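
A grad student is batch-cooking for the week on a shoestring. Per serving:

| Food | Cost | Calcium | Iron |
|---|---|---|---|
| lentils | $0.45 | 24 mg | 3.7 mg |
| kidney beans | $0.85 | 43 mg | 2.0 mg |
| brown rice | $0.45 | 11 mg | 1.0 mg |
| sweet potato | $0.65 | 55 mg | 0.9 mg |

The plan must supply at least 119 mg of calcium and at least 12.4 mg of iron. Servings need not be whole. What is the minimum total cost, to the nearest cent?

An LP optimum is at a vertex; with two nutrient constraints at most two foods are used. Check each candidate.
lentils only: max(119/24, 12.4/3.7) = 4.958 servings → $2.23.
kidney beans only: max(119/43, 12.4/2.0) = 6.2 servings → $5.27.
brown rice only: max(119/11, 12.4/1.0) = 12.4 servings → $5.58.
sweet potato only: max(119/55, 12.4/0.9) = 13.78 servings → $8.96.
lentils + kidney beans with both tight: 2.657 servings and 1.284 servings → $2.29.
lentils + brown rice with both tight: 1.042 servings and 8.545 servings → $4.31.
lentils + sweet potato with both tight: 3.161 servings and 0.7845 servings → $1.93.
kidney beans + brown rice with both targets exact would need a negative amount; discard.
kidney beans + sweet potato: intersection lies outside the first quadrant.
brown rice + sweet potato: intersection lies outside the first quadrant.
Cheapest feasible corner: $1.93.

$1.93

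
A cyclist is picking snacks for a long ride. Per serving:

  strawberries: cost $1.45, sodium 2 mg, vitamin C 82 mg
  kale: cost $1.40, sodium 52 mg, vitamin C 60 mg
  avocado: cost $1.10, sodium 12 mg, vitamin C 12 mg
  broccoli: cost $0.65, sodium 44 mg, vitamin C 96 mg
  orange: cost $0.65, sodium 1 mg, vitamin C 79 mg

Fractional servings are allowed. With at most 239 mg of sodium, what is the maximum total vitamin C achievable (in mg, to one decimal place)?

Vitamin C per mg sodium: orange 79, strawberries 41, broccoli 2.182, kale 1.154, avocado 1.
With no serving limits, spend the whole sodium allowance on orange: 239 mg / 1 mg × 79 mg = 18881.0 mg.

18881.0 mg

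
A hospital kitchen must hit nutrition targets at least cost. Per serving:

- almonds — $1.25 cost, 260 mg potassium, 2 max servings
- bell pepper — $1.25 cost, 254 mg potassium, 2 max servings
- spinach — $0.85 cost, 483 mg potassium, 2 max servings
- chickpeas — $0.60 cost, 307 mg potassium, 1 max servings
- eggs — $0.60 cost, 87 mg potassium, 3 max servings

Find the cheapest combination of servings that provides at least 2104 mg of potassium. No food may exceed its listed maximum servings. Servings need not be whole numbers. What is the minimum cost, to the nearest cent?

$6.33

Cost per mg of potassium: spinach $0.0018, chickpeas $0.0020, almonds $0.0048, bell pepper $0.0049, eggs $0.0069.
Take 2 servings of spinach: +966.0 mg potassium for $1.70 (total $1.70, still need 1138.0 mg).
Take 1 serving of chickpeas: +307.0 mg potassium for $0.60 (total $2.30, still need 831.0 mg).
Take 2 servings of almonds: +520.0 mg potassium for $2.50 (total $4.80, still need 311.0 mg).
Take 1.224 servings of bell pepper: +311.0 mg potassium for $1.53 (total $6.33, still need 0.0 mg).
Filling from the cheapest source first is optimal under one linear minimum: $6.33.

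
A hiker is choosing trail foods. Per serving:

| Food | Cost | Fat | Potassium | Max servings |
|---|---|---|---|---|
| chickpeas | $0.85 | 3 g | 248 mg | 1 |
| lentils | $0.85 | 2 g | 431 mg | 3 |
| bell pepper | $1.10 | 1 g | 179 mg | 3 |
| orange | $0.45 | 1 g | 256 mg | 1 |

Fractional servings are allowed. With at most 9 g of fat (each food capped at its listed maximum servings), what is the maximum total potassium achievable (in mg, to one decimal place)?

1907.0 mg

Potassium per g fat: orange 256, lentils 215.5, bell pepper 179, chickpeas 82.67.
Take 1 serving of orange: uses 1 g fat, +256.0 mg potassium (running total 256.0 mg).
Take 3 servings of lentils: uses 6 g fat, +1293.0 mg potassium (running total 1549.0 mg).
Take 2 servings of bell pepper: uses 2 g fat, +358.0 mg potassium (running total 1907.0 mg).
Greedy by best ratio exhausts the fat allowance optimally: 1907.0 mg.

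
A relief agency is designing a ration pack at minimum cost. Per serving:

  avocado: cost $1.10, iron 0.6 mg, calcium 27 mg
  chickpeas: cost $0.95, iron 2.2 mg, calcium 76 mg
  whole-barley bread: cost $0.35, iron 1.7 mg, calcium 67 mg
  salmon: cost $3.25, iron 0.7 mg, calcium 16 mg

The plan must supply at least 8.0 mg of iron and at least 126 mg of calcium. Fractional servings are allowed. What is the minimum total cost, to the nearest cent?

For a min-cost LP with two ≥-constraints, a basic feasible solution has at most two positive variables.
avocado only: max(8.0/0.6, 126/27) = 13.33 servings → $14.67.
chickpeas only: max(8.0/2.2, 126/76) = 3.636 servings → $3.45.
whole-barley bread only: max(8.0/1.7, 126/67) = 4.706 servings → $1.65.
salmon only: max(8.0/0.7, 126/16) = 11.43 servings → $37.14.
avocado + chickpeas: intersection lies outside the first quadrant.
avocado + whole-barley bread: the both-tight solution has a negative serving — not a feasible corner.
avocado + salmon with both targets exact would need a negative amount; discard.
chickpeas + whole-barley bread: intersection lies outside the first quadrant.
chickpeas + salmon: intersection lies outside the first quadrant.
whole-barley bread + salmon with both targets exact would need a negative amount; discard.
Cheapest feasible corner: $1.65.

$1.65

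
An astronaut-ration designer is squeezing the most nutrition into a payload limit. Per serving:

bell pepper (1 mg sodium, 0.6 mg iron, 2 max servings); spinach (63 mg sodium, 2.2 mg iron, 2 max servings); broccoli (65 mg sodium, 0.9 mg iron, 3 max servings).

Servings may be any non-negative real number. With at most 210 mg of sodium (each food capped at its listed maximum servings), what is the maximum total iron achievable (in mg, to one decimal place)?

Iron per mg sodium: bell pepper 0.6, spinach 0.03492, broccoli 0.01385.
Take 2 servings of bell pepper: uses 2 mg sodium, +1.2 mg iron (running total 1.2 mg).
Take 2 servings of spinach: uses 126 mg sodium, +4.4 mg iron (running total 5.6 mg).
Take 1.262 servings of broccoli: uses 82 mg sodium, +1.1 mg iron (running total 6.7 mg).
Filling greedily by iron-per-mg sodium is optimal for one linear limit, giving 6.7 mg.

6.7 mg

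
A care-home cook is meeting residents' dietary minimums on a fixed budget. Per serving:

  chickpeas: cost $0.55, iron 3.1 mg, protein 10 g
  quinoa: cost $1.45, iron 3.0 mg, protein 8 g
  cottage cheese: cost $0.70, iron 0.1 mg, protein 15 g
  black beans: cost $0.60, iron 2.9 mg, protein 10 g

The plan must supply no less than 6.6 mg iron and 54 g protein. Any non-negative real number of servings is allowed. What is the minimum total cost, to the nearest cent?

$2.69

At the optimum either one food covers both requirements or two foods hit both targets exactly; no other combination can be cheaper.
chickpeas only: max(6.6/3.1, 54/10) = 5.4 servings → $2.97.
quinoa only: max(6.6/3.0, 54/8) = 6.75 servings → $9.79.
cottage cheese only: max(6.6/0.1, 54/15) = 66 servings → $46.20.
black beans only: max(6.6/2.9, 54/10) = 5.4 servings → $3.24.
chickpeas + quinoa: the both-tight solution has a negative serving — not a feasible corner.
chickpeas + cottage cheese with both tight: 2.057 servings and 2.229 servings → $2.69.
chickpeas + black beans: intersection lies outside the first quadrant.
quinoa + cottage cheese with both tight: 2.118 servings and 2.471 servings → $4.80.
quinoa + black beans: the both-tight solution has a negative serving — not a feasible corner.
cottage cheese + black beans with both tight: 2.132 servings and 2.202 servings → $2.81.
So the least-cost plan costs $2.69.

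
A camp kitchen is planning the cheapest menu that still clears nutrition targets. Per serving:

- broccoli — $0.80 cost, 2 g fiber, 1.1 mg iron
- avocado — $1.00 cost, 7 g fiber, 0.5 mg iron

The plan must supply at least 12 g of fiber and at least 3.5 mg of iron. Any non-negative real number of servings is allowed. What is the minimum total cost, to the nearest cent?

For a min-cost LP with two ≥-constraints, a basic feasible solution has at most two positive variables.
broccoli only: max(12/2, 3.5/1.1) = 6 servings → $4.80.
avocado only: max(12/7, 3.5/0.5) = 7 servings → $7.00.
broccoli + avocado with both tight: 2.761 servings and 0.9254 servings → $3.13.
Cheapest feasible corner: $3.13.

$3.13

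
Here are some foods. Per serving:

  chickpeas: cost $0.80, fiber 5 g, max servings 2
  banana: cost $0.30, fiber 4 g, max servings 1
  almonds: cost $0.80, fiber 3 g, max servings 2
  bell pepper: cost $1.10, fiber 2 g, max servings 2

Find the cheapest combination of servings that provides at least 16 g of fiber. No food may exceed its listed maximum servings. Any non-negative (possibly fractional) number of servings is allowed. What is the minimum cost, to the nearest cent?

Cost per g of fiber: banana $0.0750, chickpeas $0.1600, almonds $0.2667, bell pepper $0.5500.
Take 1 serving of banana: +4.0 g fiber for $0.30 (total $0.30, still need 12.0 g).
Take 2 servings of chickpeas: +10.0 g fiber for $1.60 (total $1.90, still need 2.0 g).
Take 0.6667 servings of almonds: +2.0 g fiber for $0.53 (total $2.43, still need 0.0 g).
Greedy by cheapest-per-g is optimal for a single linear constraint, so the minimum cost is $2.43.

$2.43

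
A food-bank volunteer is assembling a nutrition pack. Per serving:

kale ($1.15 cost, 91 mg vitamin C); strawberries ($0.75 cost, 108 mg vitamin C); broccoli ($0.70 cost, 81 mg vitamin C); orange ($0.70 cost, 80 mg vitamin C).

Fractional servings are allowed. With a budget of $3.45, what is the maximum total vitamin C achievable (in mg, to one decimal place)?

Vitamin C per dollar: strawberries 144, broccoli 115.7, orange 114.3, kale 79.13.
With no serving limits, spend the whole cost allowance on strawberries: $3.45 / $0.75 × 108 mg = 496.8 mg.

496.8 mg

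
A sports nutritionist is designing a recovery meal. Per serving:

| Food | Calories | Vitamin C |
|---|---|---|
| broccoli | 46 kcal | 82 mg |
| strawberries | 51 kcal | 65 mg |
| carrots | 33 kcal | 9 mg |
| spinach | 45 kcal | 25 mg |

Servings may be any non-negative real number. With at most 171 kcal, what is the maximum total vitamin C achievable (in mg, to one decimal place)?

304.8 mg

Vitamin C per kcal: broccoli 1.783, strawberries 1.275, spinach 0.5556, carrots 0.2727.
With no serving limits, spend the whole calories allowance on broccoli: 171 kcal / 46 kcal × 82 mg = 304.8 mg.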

----

Output only an exact transcription of the lines above from the one with "431 mg | 3 |" up to and including the one with "256 mg | 1 |".

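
| lentils | $0.85 | 2 g | 431 mg | 3 |
| bell pepper | $1.10 | 1 g | 179 mg | 3 |
| orange | $0.45 | 1 g | 256 mg | 1 |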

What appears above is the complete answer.